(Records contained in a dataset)
* * * * * * * * *

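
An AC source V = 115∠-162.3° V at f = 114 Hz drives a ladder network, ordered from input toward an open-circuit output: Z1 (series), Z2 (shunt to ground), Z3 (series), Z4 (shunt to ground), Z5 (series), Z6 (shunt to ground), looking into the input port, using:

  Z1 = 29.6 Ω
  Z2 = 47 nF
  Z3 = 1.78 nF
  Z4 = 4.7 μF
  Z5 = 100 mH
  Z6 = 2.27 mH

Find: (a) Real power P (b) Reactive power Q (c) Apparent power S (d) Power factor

Step 1 — Angular frequency: ω = 2π·f = 2π·114 = 716.3 rad/s.
Step 2 — Component impedances:
  Z1: Z = R = 29.6 Ω
  Z2: Z = 1/(jωC) = -j/(ω·C) = 0 - j2.97e+04 Ω
  Z3: Z = 1/(jωC) = -j/(ω·C) = 0 - j7.843e+05 Ω
  Z4: Z = 1/(jωC) = -j/(ω·C) = 0 - j297 Ω
  Z5: Z = jωL = j·716.3·0.1 = 0 + j71.63 Ω
  Z6: Z = jωL = j·716.3·0.00227 = 0 + j1.626 Ω
Step 3 — Ladder network (open output): work backward from the far end, alternating series and parallel combinations. Z_in = 29.6 - j2.862e+04 Ω = 2.862e+04∠-89.9° Ω.
Step 4 — Source phasor: V = 115∠-162.3° V = -109.6 - j34.96 V.
Step 5 — Current: I = V / Z = 0.001218 - j0.003829 A = 0.004018∠-72.4° A.
Step 6 — Complex power: S = V·I* = 0.0004779 - j0.4621 VA.
Step 7 — Real power: P = Re(S) = 0.0004779 W.
Step 8 — Reactive power: Q = Im(S) = -0.4621 VAR.
Step 9 — Apparent power: |S| = 0.4621 VA.
Step 10 — Power factor: PF = P/|S| = 0.001034 (leading).

(a) P = 0.0004779 W  (b) Q = -0.4621 VAR  (c) S = 0.4621 VA  (d) PF = 0.001034 (leading)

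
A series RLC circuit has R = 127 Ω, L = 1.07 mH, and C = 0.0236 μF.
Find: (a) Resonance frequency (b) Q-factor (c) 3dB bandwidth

Step 1 — Resonance condition Im(Z)=0 gives ω₀ = 1/√(LC).
Step 2 — ω₀ = 1/√(0.00107·2.36e-08) = 1.99e+05 rad/s.
Step 3 — f₀ = ω₀/(2π) = 3.167e+04 Hz.
Step 4 — Series Q: Q = ω₀L/R = 1.99e+05·0.00107/127 = 1.677.
Step 5 — 3dB bandwidth: Δω = ω₀/Q = 1.187e+05 rad/s; BW = Δω/(2π) = 1.889e+04 Hz.

(a) f₀ = 3.167e+04 Hz  (b) Q = 1.677  (c) BW = 1.889e+04 Hz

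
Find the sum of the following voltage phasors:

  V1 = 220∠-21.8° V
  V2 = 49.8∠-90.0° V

Step 1 — Convert each phasor to rectangular form:
  V1 = 220·(cos(-21.8°) + j·sin(-21.8°)) = 204.3 - j81.7 V
  V2 = 49.8·(cos(-90.0°) + j·sin(-90.0°)) = 0 - j49.8 V
Step 2 — Sum components: V_total = 204.3 - j131.5 V.
Step 3 — Convert to polar: |V_total| = 242.9 V, ∠V_total = -32.8°.

V_total = 242.9∠-32.8° V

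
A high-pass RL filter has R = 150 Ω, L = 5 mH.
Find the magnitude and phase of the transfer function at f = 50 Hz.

Step 1 — Angular frequency: ω = 2π·50 = 314.2 rad/s.
Step 2 — Transfer function: H(jω) = jωL/(R + jωL).
Step 3 — Numerator jωL = j·1.571; denominator R + jωL = 150 + j1.571.
Step 4 — H = 0.0001097 + j0.01047.
Step 5 — Magnitude: |H| = 0.01047 (-39.6 dB); phase: φ = 89.4°.

|H| = 0.01047 (-39.6 dB), φ = 89.4°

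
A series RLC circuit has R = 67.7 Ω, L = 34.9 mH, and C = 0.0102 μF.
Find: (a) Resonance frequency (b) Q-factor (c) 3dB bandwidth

Step 1 — Resonance: ω₀ = 1/√(LC) = 1/√(0.0349·1.02e-08) = 5.3e+04 rad/s.
Step 2 — f₀ = ω₀/(2π) = 8435 Hz.
Step 3 — Series Q: Q = ω₀L/R = 5.3e+04·0.0349/67.7 = 27.32.
Step 4 — Bandwidth: Δω = ω₀/Q = 1940 rad/s; BW = Δω/(2π) = 308.7 Hz.

(a) f₀ = 8435 Hz  (b) Q = 27.32  (c) BW = 308.7 Hz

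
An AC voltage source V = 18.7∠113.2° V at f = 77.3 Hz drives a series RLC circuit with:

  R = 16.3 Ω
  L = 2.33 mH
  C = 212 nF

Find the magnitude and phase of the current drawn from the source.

Step 1 — Angular frequency: ω = 2π·f = 2π·77.3 = 485.7 rad/s.
Step 2 — Component impedances:
  R: Z = R = 16.3 Ω
  L: Z = jωL = j·485.7·0.00233 = 0 + j1.132 Ω
  C: Z = 1/(jωC) = -j/(ω·C) = 0 - j9712 Ω
Step 3 — Series combination: Z_total = R + L + C = 16.3 - j9711 Ω = 9711∠-89.9° Ω.
Step 4 — Source phasor: V = 18.7∠113.2° V = -7.367 + j17.19 V.
Step 5 — Ohm's law: I = V / Z_total = (-7.367 + j17.19) / (16.3 - j9711) = -0.001771 - j0.0007556 A.
Step 6 — Convert to polar: |I| = 0.001926 A, ∠I = -156.9°.

I = 0.001926∠-156.9° A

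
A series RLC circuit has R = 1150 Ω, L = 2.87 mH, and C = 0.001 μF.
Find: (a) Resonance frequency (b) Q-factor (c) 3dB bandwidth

Step 1 — Resonance condition Im(Z)=0 gives ω₀ = 1/√(LC).
Step 2 — ω₀ = 1/√(0.00287·1e-09) = 5.903e+05 rad/s.
Step 3 — f₀ = ω₀/(2π) = 9.395e+04 Hz.
Step 4 — Series Q: Q = ω₀L/R = 5.903e+05·0.00287/1150 = 1.473.
Step 5 — 3dB bandwidth: Δω = ω₀/Q = 4.007e+05 rad/s; BW = Δω/(2π) = 6.377e+04 Hz.

(a) f₀ = 9.395e+04 Hz  (b) Q = 1.473  (c) BW = 6.377e+04 Hz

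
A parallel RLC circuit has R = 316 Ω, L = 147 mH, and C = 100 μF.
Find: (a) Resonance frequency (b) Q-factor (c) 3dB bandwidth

Step 1 — Resonance: ω₀ = 1/√(LC) = 1/√(0.147·0.0001) = 260.8 rad/s.
Step 2 — f₀ = ω₀/(2π) = 41.51 Hz.
Step 3 — Parallel Q: Q = R/(ω₀L) = 316/(260.8·0.147) = 8.242.
Step 4 — Bandwidth: Δω = ω₀/Q = 31.65 rad/s; BW = Δω/(2π) = 5.037 Hz.

(a) f₀ = 41.51 Hz  (b) Q = 8.242  (c) BW = 5.037 Hz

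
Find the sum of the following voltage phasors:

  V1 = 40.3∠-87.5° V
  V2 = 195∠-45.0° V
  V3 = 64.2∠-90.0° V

Step 1 — Convert each phasor to rectangular form:
  V1 = 40.3·(cos(-87.5°) + j·sin(-87.5°)) = 1.758 - j40.26 V
  V2 = 195·(cos(-45.0°) + j·sin(-45.0°)) = 137.9 - j137.9 V
  V3 = 64.2·(cos(-90.0°) + j·sin(-90.0°)) = 0 - j64.2 V
Step 2 — Sum components: V_total = 139.6 - j242.3 V.
Step 3 — Convert to polar: |V_total| = 279.7 V, ∠V_total = -60.0°.

V_total = 279.7∠-60.0° V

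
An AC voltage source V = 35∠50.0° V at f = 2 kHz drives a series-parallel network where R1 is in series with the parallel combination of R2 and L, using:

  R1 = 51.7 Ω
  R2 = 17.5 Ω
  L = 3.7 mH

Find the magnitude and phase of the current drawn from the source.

Step 1 — Angular frequency: ω = 2π·f = 2π·2000 = 1.257e+04 rad/s.
Step 2 — Component impedances:
  R1: Z = R = 51.7 Ω
  R2: Z = R = 17.5 Ω
  L: Z = jωL = j·1.257e+04·0.0037 = 0 + j46.5 Ω
Step 3 — Parallel branch: R2 || L = 1/(1/R2 + 1/L) = 15.33 + j5.769 Ω.
Step 4 — Series with R1: Z_total = R1 + (R2 || L) = 67.03 + j5.769 Ω = 67.28∠4.9° Ω.
Step 5 — Source phasor: V = 35∠50.0° V = 22.5 + j26.81 V.
Step 6 — Ohm's law: I = V / Z_total = (22.5 + j26.81) / (67.03 + j5.769) = 0.3673 + j0.3684 A.
Step 7 — Convert to polar: |I| = 0.5202 A, ∠I = 45.1°.

I = 0.5202∠45.1° A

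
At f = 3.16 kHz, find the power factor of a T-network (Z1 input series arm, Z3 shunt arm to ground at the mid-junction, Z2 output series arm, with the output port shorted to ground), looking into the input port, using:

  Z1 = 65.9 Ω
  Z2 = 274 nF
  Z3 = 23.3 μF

Step 1 — Angular frequency: ω = 2π·f = 2π·3160 = 1.985e+04 rad/s.
Step 2 — Component impedances:
  Z1: Z = R = 65.9 Ω
  Z2: Z = 1/(jωC) = -j/(ω·C) = 0 - j183.8 Ω
  Z3: Z = 1/(jωC) = -j/(ω·C) = 0 - j2.162 Ω
Step 3 — With the output port shorted to ground, the output series arm Z2 runs from the junction to ground; the shunt arm Z3 also runs from the junction to ground. They appear in parallel: Z3 || Z2 = 0 - j2.136 Ω.
Step 4 — Series with input arm Z1: Z_in = Z1 + (Z3 || Z2) = 65.9 - j2.136 Ω = 65.93∠-1.9° Ω.
Step 5 — Power factor: PF = cos(φ) = Re(Z)/|Z| = 65.9/65.93 = 0.9995.
Step 6 — Type: Im(Z) = -2.136 ⇒ leading (phase φ = -1.9°).

PF = 0.9995 (leading, φ = -1.9°)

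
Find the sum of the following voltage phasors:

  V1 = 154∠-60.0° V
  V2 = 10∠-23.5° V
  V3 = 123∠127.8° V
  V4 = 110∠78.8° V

Step 1 — Convert each phasor to rectangular form:
  V1 = 154·(cos(-60.0°) + j·sin(-60.0°)) = 77 - j133.4 V
  V2 = 10·(cos(-23.5°) + j·sin(-23.5°)) = 9.171 - j3.987 V
  V3 = 123·(cos(127.8°) + j·sin(127.8°)) = -75.39 + j97.19 V
  V4 = 110·(cos(78.8°) + j·sin(78.8°)) = 21.37 + j107.9 V
Step 2 — Sum components: V_total = 32.15 + j67.74 V.
Step 3 — Convert to polar: |V_total| = 74.98 V, ∠V_total = 64.6°.

V_total = 74.98∠64.6° V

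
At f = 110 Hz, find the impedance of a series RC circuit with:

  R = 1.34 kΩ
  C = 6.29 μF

Step 1 — Angular frequency: ω = 2π·f = 2π·110 = 691.2 rad/s.
Step 2 — Component impedances:
  R: Z = R = 1340 Ω
  C: Z = 1/(jωC) = -j/(ω·C) = 0 - j230 Ω
Step 3 — Series combination: Z_total = R + C = 1340 - j230 Ω = 1360∠-9.7° Ω.

Z = 1340 - j230 Ω = 1360∠-9.7° Ω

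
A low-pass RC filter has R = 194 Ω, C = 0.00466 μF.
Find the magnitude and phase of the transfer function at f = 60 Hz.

Step 1 — Angular frequency: ω = 2π·60 = 377 rad/s.
Step 2 — Transfer function: H(jω) = 1/(1 + jωRC).
Step 3 — Denominator: 1 + jωRC = 1 + j·377·194·4.66e-09 = 1 + j0.0003408.
Step 4 — H = 1 - j0.0003408.
Step 5 — Magnitude: |H| = 1 (-0.0 dB); phase: φ = -0.0°.

|H| = 1 (-0.0 dB), φ = -0.0°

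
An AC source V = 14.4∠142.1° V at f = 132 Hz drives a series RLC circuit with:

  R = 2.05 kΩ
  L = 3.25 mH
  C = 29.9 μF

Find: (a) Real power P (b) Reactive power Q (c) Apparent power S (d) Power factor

Step 1 — Angular frequency: ω = 2π·f = 2π·132 = 829.4 rad/s.
Step 2 — Component impedances:
  R: Z = R = 2050 Ω
  L: Z = jωL = j·829.4·0.00325 = 0 + j2.695 Ω
  C: Z = 1/(jωC) = -j/(ω·C) = 0 - j40.33 Ω
Step 3 — Series combination: Z_total = R + L + C = 2050 - j37.63 Ω = 2050∠-1.1° Ω.
Step 4 — Source phasor: V = 14.4∠142.1° V = -11.36 + j8.846 V.
Step 5 — Current: I = V / Z = -0.00562 + j0.004212 A = 0.007023∠143.2° A.
Step 6 — Complex power: S = V·I* = 0.1011 - j0.001856 VA.
Step 7 — Real power: P = Re(S) = 0.1011 W.
Step 8 — Reactive power: Q = Im(S) = -0.001856 VAR.
Step 9 — Apparent power: |S| = 0.1011 VA.
Step 10 — Power factor: PF = P/|S| = 0.9998 (leading).

(a) P = 0.1011 W  (b) Q = -0.001856 VAR  (c) S = 0.1011 VA  (d) PF = 0.9998 (leading)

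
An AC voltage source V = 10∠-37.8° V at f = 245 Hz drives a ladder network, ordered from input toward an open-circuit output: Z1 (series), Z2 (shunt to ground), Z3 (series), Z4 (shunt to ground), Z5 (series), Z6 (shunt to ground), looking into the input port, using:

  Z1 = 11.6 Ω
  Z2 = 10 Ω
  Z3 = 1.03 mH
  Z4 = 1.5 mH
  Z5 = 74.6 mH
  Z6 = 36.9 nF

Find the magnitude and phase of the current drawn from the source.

Step 1 — Angular frequency: ω = 2π·f = 2π·245 = 1539 rad/s.
Step 2 — Component impedances:
  Z1: Z = R = 11.6 Ω
  Z2: Z = R = 10 Ω
  Z3: Z = jωL = j·1539·0.00103 = 0 + j1.586 Ω
  Z4: Z = jωL = j·1539·0.0015 = 0 + j2.309 Ω
  Z5: Z = jωL = j·1539·0.0746 = 0 + j114.8 Ω
  Z6: Z = 1/(jωC) = -j/(ω·C) = 0 - j1.76e+04 Ω
Step 3 — Ladder network (open output): work backward from the far end, alternating series and parallel combinations. Z_in = 12.92 + j3.382 Ω = 13.35∠14.7° Ω.
Step 4 — Source phasor: V = 10∠-37.8° V = 7.902 - j6.129 V.
Step 5 — Ohm's law: I = V / Z_total = (7.902 - j6.129) / (12.92 + j3.382) = 0.4562 - j0.5939 A.
Step 6 — Convert to polar: |I| = 0.7489 A, ∠I = -52.5°.

I = 0.7489∠-52.5° A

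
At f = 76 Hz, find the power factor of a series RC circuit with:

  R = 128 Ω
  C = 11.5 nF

Step 1 — Angular frequency: ω = 2π·f = 2π·76 = 477.5 rad/s.
Step 2 — Component impedances:
  R: Z = R = 128 Ω
  C: Z = 1/(jωC) = -j/(ω·C) = 0 - j1.821e+05 Ω
Step 3 — Series combination: Z_total = R + C = 128 - j1.821e+05 Ω = 1.821e+05∠-90.0° Ω.
Step 4 — Power factor: PF = cos(φ) = Re(Z)/|Z| = 128/1.821e+05 = 0.0007029.
Step 5 — Type: Im(Z) = -1.821e+05 ⇒ leading (phase φ = -90.0°).

PF = 0.0007029 (leading, φ = -90.0°)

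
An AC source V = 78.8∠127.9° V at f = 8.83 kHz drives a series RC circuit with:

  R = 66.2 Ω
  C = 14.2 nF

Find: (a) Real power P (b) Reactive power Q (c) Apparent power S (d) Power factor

Step 1 — Angular frequency: ω = 2π·f = 2π·8830 = 5.548e+04 rad/s.
Step 2 — Component impedances:
  R: Z = R = 66.2 Ω
  C: Z = 1/(jωC) = -j/(ω·C) = 0 - j1269 Ω
Step 3 — Series combination: Z_total = R + C = 66.2 - j1269 Ω = 1271∠-87.0° Ω.
Step 4 — Source phasor: V = 78.8∠127.9° V = -48.41 + j62.18 V.
Step 5 — Current: I = V / Z = -0.05084 - j0.03548 A = 0.062∠-145.1° A.
Step 6 — Complex power: S = V·I* = 0.2544 - j4.879 VA.
Step 7 — Real power: P = Re(S) = 0.2544 W.
Step 8 — Reactive power: Q = Im(S) = -4.879 VAR.
Step 9 — Apparent power: |S| = 4.885 VA.
Step 10 — Power factor: PF = P/|S| = 0.05208 (leading).

(a) P = 0.2544 W  (b) Q = -4.879 VAR  (c) S = 4.885 VA  (d) PF = 0.05208 (leading)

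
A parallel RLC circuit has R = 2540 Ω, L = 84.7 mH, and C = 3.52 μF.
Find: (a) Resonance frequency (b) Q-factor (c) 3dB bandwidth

Step 1 — Resonance: ω₀ = 1/√(LC) = 1/√(0.0847·3.52e-06) = 1831 rad/s.
Step 2 — f₀ = ω₀/(2π) = 291.5 Hz.
Step 3 — Parallel Q: Q = R/(ω₀L) = 2540/(1831·0.0847) = 16.37.
Step 4 — Bandwidth: Δω = ω₀/Q = 111.8 rad/s; BW = Δω/(2π) = 17.8 Hz.

(a) f₀ = 291.5 Hz  (b) Q = 16.37  (c) BW = 17.8 Hz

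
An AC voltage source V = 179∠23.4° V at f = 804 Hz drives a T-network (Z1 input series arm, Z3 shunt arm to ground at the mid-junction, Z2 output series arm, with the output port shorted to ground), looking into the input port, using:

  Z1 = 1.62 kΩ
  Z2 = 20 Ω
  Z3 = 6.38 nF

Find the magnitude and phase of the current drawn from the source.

Step 1 — Angular frequency: ω = 2π·f = 2π·804 = 5052 rad/s.
Step 2 — Component impedances:
  Z1: Z = R = 1620 Ω
  Z2: Z = R = 20 Ω
  Z3: Z = 1/(jωC) = -j/(ω·C) = 0 - j3.103e+04 Ω
Step 3 — With the output port shorted to ground, the output series arm Z2 runs from the junction to ground; the shunt arm Z3 also runs from the junction to ground. They appear in parallel: Z3 || Z2 = 20 - j0.01289 Ω.
Step 4 — Series with input arm Z1: Z_in = Z1 + (Z3 || Z2) = 1640 - j0.01289 Ω = 1640∠-0.0° Ω.
Step 5 — Source phasor: V = 179∠23.4° V = 164.3 + j71.09 V.
Step 6 — Ohm's law: I = V / Z_total = (164.3 + j71.09) / (1640 - j0.01289) = 0.1002 + j0.04335 A.
Step 7 — Convert to polar: |I| = 0.1091 A, ∠I = 23.4°.

I = 0.1091∠23.4° A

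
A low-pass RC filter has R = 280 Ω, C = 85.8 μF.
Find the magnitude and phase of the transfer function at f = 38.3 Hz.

Step 1 — Angular frequency: ω = 2π·38.3 = 240.6 rad/s.
Step 2 — Transfer function: H(jω) = 1/(1 + jωRC).
Step 3 — Denominator: 1 + jωRC = 1 + j·240.6·280·8.58e-05 = 1 + j5.781.
Step 4 — H = 0.02905 - j0.1679.
Step 5 — Magnitude: |H| = 0.1704 (-15.4 dB); phase: φ = -80.2°.

|H| = 0.1704 (-15.4 dB), φ = -80.2°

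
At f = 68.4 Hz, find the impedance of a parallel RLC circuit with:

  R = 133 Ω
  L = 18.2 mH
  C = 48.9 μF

Step 1 — Angular frequency: ω = 2π·f = 2π·68.4 = 429.8 rad/s.
Step 2 — Component impedances:
  R: Z = R = 133 Ω
  L: Z = jωL = j·429.8·0.0182 = 0 + j7.822 Ω
  C: Z = 1/(jωC) = -j/(ω·C) = 0 - j47.58 Ω
Step 3 — Parallel combination: 1/Z_total = 1/R + 1/L + 1/C; Z_total = 0.6555 + j9.314 Ω = 9.337∠86.0° Ω.

Z = 0.6555 + j9.314 Ω = 9.337∠86.0° Ω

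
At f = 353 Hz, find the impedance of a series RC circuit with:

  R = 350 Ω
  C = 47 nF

Step 1 — Angular frequency: ω = 2π·f = 2π·353 = 2218 rad/s.
Step 2 — Component impedances:
  R: Z = R = 350 Ω
  C: Z = 1/(jωC) = -j/(ω·C) = 0 - j9593 Ω
Step 3 — Series combination: Z_total = R + C = 350 - j9593 Ω = 9599∠-87.9° Ω.

Z = 350 - j9593 Ω = 9599∠-87.9° Ω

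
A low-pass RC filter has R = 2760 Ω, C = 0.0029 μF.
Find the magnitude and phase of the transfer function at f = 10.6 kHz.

Step 1 — Angular frequency: ω = 2π·1.06e+04 = 6.66e+04 rad/s.
Step 2 — Transfer function: H(jω) = 1/(1 + jωRC).
Step 3 — Denominator: 1 + jωRC = 1 + j·6.66e+04·2760·2.9e-09 = 1 + j0.5331.
Step 4 — H = 0.7787 - j0.4151.
Step 5 — Magnitude: |H| = 0.8824 (-1.1 dB); phase: φ = -28.1°.

|H| = 0.8824 (-1.1 dB), φ = -28.1°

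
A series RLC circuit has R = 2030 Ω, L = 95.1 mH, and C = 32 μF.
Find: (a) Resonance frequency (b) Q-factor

Step 1 — Resonance condition Im(Z)=0 gives ω₀ = 1/√(LC).
Step 2 — ω₀ = 1/√(0.0951·3.2e-05) = 573.2 rad/s.
Step 3 — f₀ = ω₀/(2π) = 91.23 Hz.
Step 4 — Series Q: Q = ω₀L/R = 573.2·0.0951/2030 = 0.02685.

(a) f₀ = 91.23 Hz  (b) Q = 0.02685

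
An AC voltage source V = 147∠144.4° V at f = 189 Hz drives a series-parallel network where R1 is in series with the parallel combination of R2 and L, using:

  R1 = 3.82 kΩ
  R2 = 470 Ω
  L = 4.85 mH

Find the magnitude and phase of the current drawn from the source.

Step 1 — Angular frequency: ω = 2π·f = 2π·189 = 1188 rad/s.
Step 2 — Component impedances:
  R1: Z = R = 3820 Ω
  R2: Z = R = 470 Ω
  L: Z = jωL = j·1188·0.00485 = 0 + j5.759 Ω
Step 3 — Parallel branch: R2 || L = 1/(1/R2 + 1/L) = 0.07057 + j5.759 Ω.
Step 4 — Series with R1: Z_total = R1 + (R2 || L) = 3820 + j5.759 Ω = 3820∠0.1° Ω.
Step 5 — Source phasor: V = 147∠144.4° V = -119.5 + j85.57 V.
Step 6 — Ohm's law: I = V / Z_total = (-119.5 + j85.57) / (3820 + j5.759) = -0.03126 + j0.02245 A.
Step 7 — Convert to polar: |I| = 0.03848 A, ∠I = 144.3°.

I = 0.03848∠144.3° A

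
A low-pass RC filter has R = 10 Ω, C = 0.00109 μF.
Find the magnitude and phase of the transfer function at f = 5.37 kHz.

Step 1 — Angular frequency: ω = 2π·5370 = 3.374e+04 rad/s.
Step 2 — Transfer function: H(jω) = 1/(1 + jωRC).
Step 3 — Denominator: 1 + jωRC = 1 + j·3.374e+04·10·1.09e-09 = 1 + j0.0003678.
Step 4 — H = 1 - j0.0003678.
Step 5 — Magnitude: |H| = 1 (-0.0 dB); phase: φ = -0.0°.

|H| = 1 (-0.0 dB), φ = -0.0°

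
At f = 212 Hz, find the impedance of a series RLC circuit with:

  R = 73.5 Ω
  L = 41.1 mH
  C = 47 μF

Step 1 — Angular frequency: ω = 2π·f = 2π·212 = 1332 rad/s.
Step 2 — Component impedances:
  R: Z = R = 73.5 Ω
  L: Z = jωL = j·1332·0.0411 = 0 + j54.75 Ω
  C: Z = 1/(jωC) = -j/(ω·C) = 0 - j15.97 Ω
Step 3 — Series combination: Z_total = R + L + C = 73.5 + j38.77 Ω = 83.1∠27.8° Ω.

Z = 73.5 + j38.77 Ω = 83.1∠27.8° Ω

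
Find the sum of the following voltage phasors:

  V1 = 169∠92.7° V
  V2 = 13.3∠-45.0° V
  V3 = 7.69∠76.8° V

Step 1 — Convert each phasor to rectangular form:
  V1 = 169·(cos(92.7°) + j·sin(92.7°)) = -7.961 + j168.8 V
  V2 = 13.3·(cos(-45.0°) + j·sin(-45.0°)) = 9.405 - j9.405 V
  V3 = 7.69·(cos(76.8°) + j·sin(76.8°)) = 1.756 + j7.487 V
Step 2 — Sum components: V_total = 3.2 + j166.9 V.
Step 3 — Convert to polar: |V_total| = 166.9 V, ∠V_total = 88.9°.

V_total = 166.9∠88.9° V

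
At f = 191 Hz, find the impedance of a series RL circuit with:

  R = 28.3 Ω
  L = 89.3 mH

Step 1 — Angular frequency: ω = 2π·f = 2π·191 = 1200 rad/s.
Step 2 — Component impedances:
  R: Z = R = 28.3 Ω
  L: Z = jωL = j·1200·0.0893 = 0 + j107.2 Ω
Step 3 — Series combination: Z_total = R + L = 28.3 + j107.2 Ω = 110.8∠75.2° Ω.

Z = 28.3 + j107.2 Ω = 110.8∠75.2° Ω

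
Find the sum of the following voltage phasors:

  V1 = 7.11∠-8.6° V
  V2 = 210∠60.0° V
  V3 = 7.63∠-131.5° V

Step 1 — Convert each phasor to rectangular form:
  V1 = 7.11·(cos(-8.6°) + j·sin(-8.6°)) = 7.03 - j1.063 V
  V2 = 210·(cos(60.0°) + j·sin(60.0°)) = 105 + j181.9 V
  V3 = 7.63·(cos(-131.5°) + j·sin(-131.5°)) = -5.056 - j5.715 V
Step 2 — Sum components: V_total = 107 + j175.1 V.
Step 3 — Convert to polar: |V_total| = 205.2 V, ∠V_total = 58.6°.

V_total = 205.2∠58.6° V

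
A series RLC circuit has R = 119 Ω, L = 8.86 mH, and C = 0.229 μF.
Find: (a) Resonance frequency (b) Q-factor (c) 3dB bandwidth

Step 1 — Resonance condition Im(Z)=0 gives ω₀ = 1/√(LC).
Step 2 — ω₀ = 1/√(0.00886·2.29e-07) = 2.22e+04 rad/s.
Step 3 — f₀ = ω₀/(2π) = 3533 Hz.
Step 4 — Series Q: Q = ω₀L/R = 2.22e+04·0.00886/119 = 1.653.
Step 5 — 3dB bandwidth: Δω = ω₀/Q = 1.343e+04 rad/s; BW = Δω/(2π) = 2138 Hz.

(a) f₀ = 3533 Hz  (b) Q = 1.653  (c) BW = 2138 Hz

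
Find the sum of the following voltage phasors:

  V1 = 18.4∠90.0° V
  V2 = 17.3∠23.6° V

Step 1 — Convert each phasor to rectangular form:
  V1 = 18.4·(cos(90.0°) + j·sin(90.0°)) = 0 + j18.4 V
  V2 = 17.3·(cos(23.6°) + j·sin(23.6°)) = 15.85 + j6.926 V
Step 2 — Sum components: V_total = 15.85 + j25.33 V.
Step 3 — Convert to polar: |V_total| = 29.88 V, ∠V_total = 58.0°.

V_total = 29.88∠58.0° V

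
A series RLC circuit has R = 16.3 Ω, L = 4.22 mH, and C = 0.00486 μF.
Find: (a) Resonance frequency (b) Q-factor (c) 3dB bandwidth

Step 1 — Resonance: ω₀ = 1/√(LC) = 1/√(0.00422·4.86e-09) = 2.208e+05 rad/s.
Step 2 — f₀ = ω₀/(2π) = 3.514e+04 Hz.
Step 3 — Series Q: Q = ω₀L/R = 2.208e+05·0.00422/16.3 = 57.17.
Step 4 — Bandwidth: Δω = ω₀/Q = 3863 rad/s; BW = Δω/(2π) = 614.7 Hz.

(a) f₀ = 3.514e+04 Hz  (b) Q = 57.17  (c) BW = 614.7 Hz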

* * * * * * * * *

§ **EXERCISE**
Copy out every line of the data that includes "pass".

§ **TASK OUTPUT**
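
A high-pass RL filter has R = 150 Ω, L = 5 mH.
A low-pass RC filter has R = 194 Ω, C = 0.00466 μF.
A low-pass RC filter has R = 280 Ω, C = 85.8 μF.
A low-pass RC filter has R = 2760 Ω, C = 0.0029 μF.
A low-pass RC filter has R = 10 Ω, C = 0.00109 μF.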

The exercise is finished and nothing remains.